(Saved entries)
===============
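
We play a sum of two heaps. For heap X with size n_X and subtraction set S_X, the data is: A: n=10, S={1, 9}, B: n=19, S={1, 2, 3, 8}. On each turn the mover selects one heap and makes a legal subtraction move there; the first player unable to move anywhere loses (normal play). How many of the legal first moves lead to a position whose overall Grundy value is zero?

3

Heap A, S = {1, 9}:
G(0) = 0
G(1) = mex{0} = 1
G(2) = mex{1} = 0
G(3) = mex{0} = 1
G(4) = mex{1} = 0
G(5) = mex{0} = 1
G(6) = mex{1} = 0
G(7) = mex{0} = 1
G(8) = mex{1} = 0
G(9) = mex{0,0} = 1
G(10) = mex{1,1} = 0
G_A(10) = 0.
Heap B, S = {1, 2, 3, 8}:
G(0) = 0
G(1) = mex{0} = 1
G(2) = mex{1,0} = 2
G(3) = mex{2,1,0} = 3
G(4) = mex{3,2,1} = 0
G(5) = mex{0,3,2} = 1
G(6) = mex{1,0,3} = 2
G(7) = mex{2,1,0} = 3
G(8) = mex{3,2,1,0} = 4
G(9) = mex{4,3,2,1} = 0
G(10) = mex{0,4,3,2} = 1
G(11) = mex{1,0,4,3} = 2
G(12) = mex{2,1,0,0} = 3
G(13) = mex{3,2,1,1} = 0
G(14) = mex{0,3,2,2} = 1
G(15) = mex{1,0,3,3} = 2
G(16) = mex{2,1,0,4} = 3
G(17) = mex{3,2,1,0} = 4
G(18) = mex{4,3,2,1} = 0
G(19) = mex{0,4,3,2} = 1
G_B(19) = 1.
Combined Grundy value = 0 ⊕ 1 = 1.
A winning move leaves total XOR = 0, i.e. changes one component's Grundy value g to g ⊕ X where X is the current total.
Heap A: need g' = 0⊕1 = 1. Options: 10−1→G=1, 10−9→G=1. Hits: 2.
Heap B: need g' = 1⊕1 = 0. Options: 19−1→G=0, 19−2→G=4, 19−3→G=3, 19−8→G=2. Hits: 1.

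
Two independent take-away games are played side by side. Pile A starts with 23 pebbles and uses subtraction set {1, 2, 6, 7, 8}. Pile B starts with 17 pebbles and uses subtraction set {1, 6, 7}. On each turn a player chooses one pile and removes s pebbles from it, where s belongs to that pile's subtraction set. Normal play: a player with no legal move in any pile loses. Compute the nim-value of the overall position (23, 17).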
===============
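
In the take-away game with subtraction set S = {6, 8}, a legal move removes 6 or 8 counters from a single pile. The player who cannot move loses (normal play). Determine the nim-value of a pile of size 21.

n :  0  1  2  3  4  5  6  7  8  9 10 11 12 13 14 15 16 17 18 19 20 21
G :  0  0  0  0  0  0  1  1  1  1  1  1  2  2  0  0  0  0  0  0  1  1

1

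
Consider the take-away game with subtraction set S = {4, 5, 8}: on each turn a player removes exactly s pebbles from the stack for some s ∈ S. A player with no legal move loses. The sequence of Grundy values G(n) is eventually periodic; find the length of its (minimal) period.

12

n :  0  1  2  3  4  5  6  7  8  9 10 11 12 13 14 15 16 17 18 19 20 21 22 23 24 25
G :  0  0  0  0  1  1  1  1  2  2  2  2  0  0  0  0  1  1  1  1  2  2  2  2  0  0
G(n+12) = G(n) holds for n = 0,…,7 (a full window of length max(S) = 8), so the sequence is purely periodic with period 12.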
===============
Using only the entries above, output the line with "We play a sum", the line with "Two independent take-away", and all lines between them, exactly as they stand.

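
We play a sum of two heaps. For heap X with size n_X and subtraction set S_X, the data is: A: n=10, S={1, 9}, B: n=19, S={1, 2, 3, 8}. On each turn the mover selects one heap and makes a legal subtraction move there; the first player unable to move anywhere loses (normal play). How many of the legal first moves lead to a position whose overall Grundy value is zero?

3

Heap A, S = {1, 9}:
G(0) = 0
G(1) = mex{0} = 1
G(2) = mex{1} = 0
G(3) = mex{0} = 1
G(4) = mex{1} = 0
G(5) = mex{0} = 1
G(6) = mex{1} = 0
G(7) = mex{0} = 1
G(8) = mex{1} = 0
G(9) = mex{0,0} = 1
G(10) = mex{1,1} = 0
G_A(10) = 0.
Heap B, S = {1, 2, 3, 8}:
G(0) = 0
G(1) = mex{0} = 1
G(2) = mex{1,0} = 2
G(3) = mex{2,1,0} = 3
G(4) = mex{3,2,1} = 0
G(5) = mex{0,3,2} = 1
G(6) = mex{1,0,3} = 2
G(7) = mex{2,1,0} = 3
G(8) = mex{3,2,1,0} = 4
G(9) = mex{4,3,2,1} = 0
G(10) = mex{0,4,3,2} = 1
G(11) = mex{1,0,4,3} = 2
G(12) = mex{2,1,0,0} = 3
G(13) = mex{3,2,1,1} = 0
G(14) = mex{0,3,2,2} = 1
G(15) = mex{1,0,3,3} = 2
G(16) = mex{2,1,0,4} = 3
G(17) = mex{3,2,1,0} = 4
G(18) = mex{4,3,2,1} = 0
G(19) = mex{0,4,3,2} = 1
G_B(19) = 1.
Combined Grundy value = 0 ⊕ 1 = 1.
A winning move leaves total XOR = 0, i.e. changes one component's Grundy value g to g ⊕ X where X is the current total.
Heap A: need g' = 0⊕1 = 1. Options: 10−1→G=1, 10−9→G=1. Hits: 2.
Heap B: need g' = 1⊕1 = 0. Options: 19−1→G=0, 19−2→G=4, 19−3→G=3, 19−8→G=2. Hits: 1.

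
Two independent take-away games are played side by side. Pile A starts with 23 pebbles and uses subtraction set {1, 2, 6, 7, 8}. Pile B starts with 17 pebbles and uses subtraction set {1, 6, 7}. On each turn a player chooses one pile and removes s pebbles from it, where s belongs to that pile's subtraction set. Normal play: a player with no legal move in any pile loses. Compute the nim-value of the overall position (23, 17).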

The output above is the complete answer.